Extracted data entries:
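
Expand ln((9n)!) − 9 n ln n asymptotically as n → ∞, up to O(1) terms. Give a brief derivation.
ln((9n)!) − 9 n ln n = 9(ln 9 − 1) n + (1/2) ln(2π·9n) + O(1/n)

Stirling: ln((9n)!) = 9n ln(9n) − 9n + (1/2) ln(2π·9n) + O(1/n).
Since 9n ln(9n) = 9n ln n + 9n ln 9, subtracting 9n ln n cancels the n ln n term exactly. What remains is 9(ln 9 − 1) n + (1/2) ln(2π·9n) + O(1/n).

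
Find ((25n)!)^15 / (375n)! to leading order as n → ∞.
((25n)!)^15/(375n)! ~ ((2π·25n)^(14/2) / sqrt(15)) · 15^(−15·25n)  →  0

Write N = 25n. Stirling: N! ~ sqrt(2π N)(N/e)^N and (15N)! ~ sqrt(2π·15N)·(15N/e)^(15N).
  (N!)^15/(15N)! ~ (2π N)^(15/2) (N/e)^(15N) / [sqrt(2π·15N) (15N/e)^(15N)]
     = (2π N)^(15/2) / sqrt(2π·15N) · (N/(15N))^(15N)
     = (2π N)^((15−1)/2) / sqrt(15) · 15^(−15N).
Since 15^15 > 1, the factor 15^(−15N) decays exponentially, so the ratio → 0. Substituting N = 25n gives the stated form.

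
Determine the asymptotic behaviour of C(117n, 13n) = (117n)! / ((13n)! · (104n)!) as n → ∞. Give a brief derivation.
C(117n, 13n) ~ (387420489/16777216)^(13n) · sqrt(9/(16π·13n))

Write N = 13n. Apply Stirling to each factorial:
  (9N)! ~ sqrt(2π·9N) · (9N/e)^(9N),
  N! ~ sqrt(2π N) · (N/e)^N,
  (8N)! ~ sqrt(2π·8N) · (8N/e)^(8N).
The exponential factors combine to (9N)^(9N) / (N^N · (8N)^(8N)) = 9^(9N)/8^(8N) = (9^9/8^8)^N = (387420489/16777216)^N.
The square-root prefactors combine to sqrt(2π·9N) / (sqrt(2π N)·sqrt(2π·8N)) = sqrt(9 / (2π·8·N)) = sqrt(9/(16π·13n)).
Substituting N = 13n: C(117n, 13n) ~ (387420489/16777216)^(13n) · sqrt(9/(16π·13n)).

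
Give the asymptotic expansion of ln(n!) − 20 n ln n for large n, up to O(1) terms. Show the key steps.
ln(n!) − 20 n ln n = −19 n ln n − n + (1/2) ln(2π n) + O(1/n)

Stirling: ln((n)!) = n ln(n) − n + (1/2) ln(2π·n) + O(1/n).
Here n ln(n) = n ln n.
Subtract 20n ln n: leading term is (1 − 20) n ln n = −19 n ln n. The next term is −n. Then the (1/2) ln(2π·n) correction.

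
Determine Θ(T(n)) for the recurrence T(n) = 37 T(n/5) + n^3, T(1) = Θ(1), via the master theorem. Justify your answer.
T(n) = Θ(n^3)

log_5 37 ≈ 2.244. f(n) = n^3 dominates n^(log_5 37) since 3 > 2.244, and the regularity condition a·f(n/b) = 37·(n/5)^3 = (37/125)·n^3 ≤ c·f(n) holds with c = 37/125 ≈ 0.296 < 1. So this is Case 3: T(n) = Θ(f(n)) = Θ(n^3).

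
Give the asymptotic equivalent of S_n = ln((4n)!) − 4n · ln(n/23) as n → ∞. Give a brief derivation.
S_n ~ 4n · (ln 92 − 1) + O(ln n)

Stirling: ln((4n)!) = 4n ln(4n) − 4n + O(ln n).
  S_n = 4n ln(4n) − 4n − 4n ln(n/23) + O(ln n)
      = 4n ln(4n) − 4n ln n + 4n ln 23 − 4n + O(ln n)
      = 4n ln 4 + 4n ln 23 − 4n + O(ln n)
      = 4n (ln 92 − 1) + O(ln n).
Numerically ln(92) − 1 ≈ 3.5218.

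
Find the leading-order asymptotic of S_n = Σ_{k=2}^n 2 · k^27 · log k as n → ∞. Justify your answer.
S_n ~ n^28 log n / 14 − n^28 / 392

By integral comparison, S_n = ∫_1^n 2 · x^27 · log x dx + O(n^27 · log n). For the integral, ∫ x^27 log x dx = n^28 log n / 28 − n^28/784 (integration by parts). Hence S_n ~ n^28 log n / 14 − n^28 / 392.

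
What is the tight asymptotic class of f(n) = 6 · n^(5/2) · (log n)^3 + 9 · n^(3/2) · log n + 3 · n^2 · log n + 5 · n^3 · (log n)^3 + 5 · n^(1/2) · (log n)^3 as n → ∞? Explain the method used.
f(n) ∈ Θ(n^3 · (log n)^3)

Compare the terms by growth order. For large n, n^a · (log n)^b dominates n^a' · (log n)^b' iff a > a', or (a = a' and b > b'). Ranking the 5 terms shows the dominant one is 5 · n^3 · (log n)^3. Hence f(n) ∈ Θ(n^3 · (log n)^3).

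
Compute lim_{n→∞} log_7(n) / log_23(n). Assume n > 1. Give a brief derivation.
lim = ln(23) / ln(7) = log_7(23)

Change of base: log_7(n) = ln n / ln 7 and log_23(n) = ln n / ln 23. The ratio is (ln n / ln 7) · (ln 23 / ln n) = ln 23 / ln 7, a constant independent of n. So the limit is ln 23 / ln 7 = log_7(23).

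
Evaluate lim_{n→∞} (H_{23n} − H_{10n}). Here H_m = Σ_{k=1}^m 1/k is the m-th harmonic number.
lim = ln(23/10)

Euler-Maclaurin gives H_m = ln m + γ + 1/(2m) + O(1/m^2). The γ and O(1/m) terms cancel in the difference:
  H_{23n} − H_{10n} = ln(23n) − ln(10n) + O(1/n) = ln(23/10) + O(1/n).
Hence the limit is ln(23/10).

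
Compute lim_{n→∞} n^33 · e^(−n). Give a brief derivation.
lim = 0

Exponentials with base > 1 dominate every fixed polynomial: for any fixed c, n^c / e^n → 0 as n → ∞ (e.g. by the ratio test, or since e^n grows faster than any power of n). Hence n^33 · e^(−n) = n^33 / e^n → 0.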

Work task - Copy each line above exactly as it stands.

Task result -
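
Expand ln((9n)!) − 9 n ln n asymptotically as n → ∞, up to O(1) terms. Give a brief derivation.
ln((9n)!) − 9 n ln n = 9(ln 9 − 1) n + (1/2) ln(2π·9n) + O(1/n)

Stirling: ln((9n)!) = 9n ln(9n) − 9n + (1/2) ln(2π·9n) + O(1/n).
Since 9n ln(9n) = 9n ln n + 9n ln 9, subtracting 9n ln n cancels the n ln n term exactly. What remains is 9(ln 9 − 1) n + (1/2) ln(2π·9n) + O(1/n).

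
Find ((25n)!)^15 / (375n)! to leading order as n → ∞.
((25n)!)^15/(375n)! ~ ((2π·25n)^(14/2) / sqrt(15)) · 15^(−15·25n)  →  0

Write N = 25n. Stirling: N! ~ sqrt(2π N)(N/e)^N and (15N)! ~ sqrt(2π·15N)·(15N/e)^(15N).
  (N!)^15/(15N)! ~ (2π N)^(15/2) (N/e)^(15N) / [sqrt(2π·15N) (15N/e)^(15N)]
     = (2π N)^(15/2) / sqrt(2π·15N) · (N/(15N))^(15N)
     = (2π N)^((15−1)/2) / sqrt(15) · 15^(−15N).
Since 15^15 > 1, the factor 15^(−15N) decays exponentially, so the ratio → 0. Substituting N = 25n gives the stated form.

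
Determine the asymptotic behaviour of C(117n, 13n) = (117n)! / ((13n)! · (104n)!) as n → ∞. Give a brief derivation.
C(117n, 13n) ~ (387420489/16777216)^(13n) · sqrt(9/(16π·13n))

Write N = 13n. Apply Stirling to each factorial:
  (9N)! ~ sqrt(2π·9N) · (9N/e)^(9N),
  N! ~ sqrt(2π N) · (N/e)^N,
  (8N)! ~ sqrt(2π·8N) · (8N/e)^(8N).
The exponential factors combine to (9N)^(9N) / (N^N · (8N)^(8N)) = 9^(9N)/8^(8N) = (9^9/8^8)^N = (387420489/16777216)^N.
The square-root prefactors combine to sqrt(2π·9N) / (sqrt(2π N)·sqrt(2π·8N)) = sqrt(9 / (2π·8·N)) = sqrt(9/(16π·13n)).
Substituting N = 13n: C(117n, 13n) ~ (387420489/16777216)^(13n) · sqrt(9/(16π·13n)).

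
Give the asymptotic expansion of ln(n!) − 20 n ln n for large n, up to O(1) terms. Show the key steps.
ln(n!) − 20 n ln n = −19 n ln n − n + (1/2) ln(2π n) + O(1/n)

Stirling: ln((n)!) = n ln(n) − n + (1/2) ln(2π·n) + O(1/n).
Here n ln(n) = n ln n.
Subtract 20n ln n: leading term is (1 − 20) n ln n = −19 n ln n. The next term is −n. Then the (1/2) ln(2π·n) correction.

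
Determine Θ(T(n)) for the recurrence T(n) = 37 T(n/5) + n^3, T(1) = Θ(1), via the master theorem. Justify your answer.
T(n) = Θ(n^3)

log_5 37 ≈ 2.244. f(n) = n^3 dominates n^(log_5 37) since 3 > 2.244, and the regularity condition a·f(n/b) = 37·(n/5)^3 = (37/125)·n^3 ≤ c·f(n) holds with c = 37/125 ≈ 0.296 < 1. So this is Case 3: T(n) = Θ(f(n)) = Θ(n^3).

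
Give the asymptotic equivalent of S_n = ln((4n)!) − 4n · ln(n/23) as n → ∞. Give a brief derivation.
S_n ~ 4n · (ln 92 − 1) + O(ln n)

Stirling: ln((4n)!) = 4n ln(4n) − 4n + O(ln n).
  S_n = 4n ln(4n) − 4n − 4n ln(n/23) + O(ln n)
      = 4n ln(4n) − 4n ln n + 4n ln 23 − 4n + O(ln n)
      = 4n ln 4 + 4n ln 23 − 4n + O(ln n)
      = 4n (ln 92 − 1) + O(ln n).
Numerically ln(92) − 1 ≈ 3.5218.

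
Find the leading-order asymptotic of S_n = Σ_{k=2}^n 2 · k^27 · log k as n → ∞. Justify your answer.
S_n ~ n^28 log n / 14 − n^28 / 392

By integral comparison, S_n = ∫_1^n 2 · x^27 · log x dx + O(n^27 · log n). For the integral, ∫ x^27 log x dx = n^28 log n / 28 − n^28/784 (integration by parts). Hence S_n ~ n^28 log n / 14 − n^28 / 392.

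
What is the tight asymptotic class of f(n) = 6 · n^(5/2) · (log n)^3 + 9 · n^(3/2) · log n + 3 · n^2 · log n + 5 · n^3 · (log n)^3 + 5 · n^(1/2) · (log n)^3 as n → ∞? Explain the method used.
f(n) ∈ Θ(n^3 · (log n)^3)

Compare the terms by growth order. For large n, n^a · (log n)^b dominates n^a' · (log n)^b' iff a > a', or (a = a' and b > b'). Ranking the 5 terms shows the dominant one is 5 · n^3 · (log n)^3. Hence f(n) ∈ Θ(n^3 · (log n)^3).

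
Compute lim_{n→∞} log_7(n) / log_23(n). Assume n > 1. Give a brief derivation.
lim = ln(23) / ln(7) = log_7(23)

Change of base: log_7(n) = ln n / ln 7 and log_23(n) = ln n / ln 23. The ratio is (ln n / ln 7) · (ln 23 / ln n) = ln 23 / ln 7, a constant independent of n. So the limit is ln 23 / ln 7 = log_7(23).

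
Evaluate lim_{n→∞} (H_{23n} − H_{10n}). Here H_m = Σ_{k=1}^m 1/k is the m-th harmonic number.
lim = ln(23/10)

Euler-Maclaurin gives H_m = ln m + γ + 1/(2m) + O(1/m^2). The γ and O(1/m) terms cancel in the difference:
  H_{23n} − H_{10n} = ln(23n) − ln(10n) + O(1/n) = ln(23/10) + O(1/n).
Hence the limit is ln(23/10).

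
Compute lim_{n→∞} n^33 · e^(−n). Give a brief derivation.
lim = 0

Exponentials with base > 1 dominate every fixed polynomial: for any fixed c, n^c / e^n → 0 as n → ∞ (e.g. by the ratio test, or since e^n grows faster than any power of n). Hence n^33 · e^(−n) = n^33 / e^n → 0.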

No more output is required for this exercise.